**WHAT YOU HAVE TO DO**
Please copy every line of the material exactly.

:::

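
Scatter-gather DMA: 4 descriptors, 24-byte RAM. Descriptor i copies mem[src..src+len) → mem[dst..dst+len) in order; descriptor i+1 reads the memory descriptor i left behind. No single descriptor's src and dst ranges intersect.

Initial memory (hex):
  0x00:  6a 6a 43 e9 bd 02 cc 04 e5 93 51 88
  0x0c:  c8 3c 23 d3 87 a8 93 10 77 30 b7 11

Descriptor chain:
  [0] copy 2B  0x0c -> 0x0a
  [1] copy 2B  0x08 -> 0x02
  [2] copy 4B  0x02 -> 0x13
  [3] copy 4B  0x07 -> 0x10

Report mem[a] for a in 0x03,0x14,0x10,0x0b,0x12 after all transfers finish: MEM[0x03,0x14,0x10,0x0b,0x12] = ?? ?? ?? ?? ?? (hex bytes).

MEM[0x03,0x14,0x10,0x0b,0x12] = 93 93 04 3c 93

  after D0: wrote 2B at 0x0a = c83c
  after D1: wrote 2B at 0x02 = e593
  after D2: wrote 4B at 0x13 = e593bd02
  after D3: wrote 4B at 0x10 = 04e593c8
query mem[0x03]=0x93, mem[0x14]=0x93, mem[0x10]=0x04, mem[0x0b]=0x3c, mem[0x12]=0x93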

:::

**RESPONSE TO THE EXERCISE**
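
Scatter-gather DMA: 4 descriptors, 24-byte RAM. Descriptor i copies mem[src..src+len) → mem[dst..dst+len) in order; descriptor i+1 reads the memory descriptor i left behind. No single descriptor's src and dst ranges intersect.

Initial memory (hex):
  0x00:  6a 6a 43 e9 bd 02 cc 04 e5 93 51 88
  0x0c:  c8 3c 23 d3 87 a8 93 10 77 30 b7 11

Descriptor chain:
  [0] copy 2B  0x0c -> 0x0a
  [1] copy 2B  0x08 -> 0x02
  [2] copy 4B  0x02 -> 0x13
  [3] copy 4B  0x07 -> 0x10

Report mem[a] for a in 0x03,0x14,0x10,0x0b,0x12 after all transfers finish: MEM[0x03,0x14,0x10,0x0b,0x12] = ?? ?? ?? ?? ?? (hex bytes).

MEM[0x03,0x14,0x10,0x0b,0x12] = 93 93 04 3c 93

  after D0: wrote 2B at 0x0a = c83c
  after D1: wrote 2B at 0x02 = e593
  after D2: wrote 4B at 0x13 = e593bd02
  after D3: wrote 4B at 0x10 = 04e593c8
query mem[0x03]=0x93, mem[0x14]=0x93, mem[0x10]=0x04, mem[0x0b]=0x3c, mem[0x12]=0x93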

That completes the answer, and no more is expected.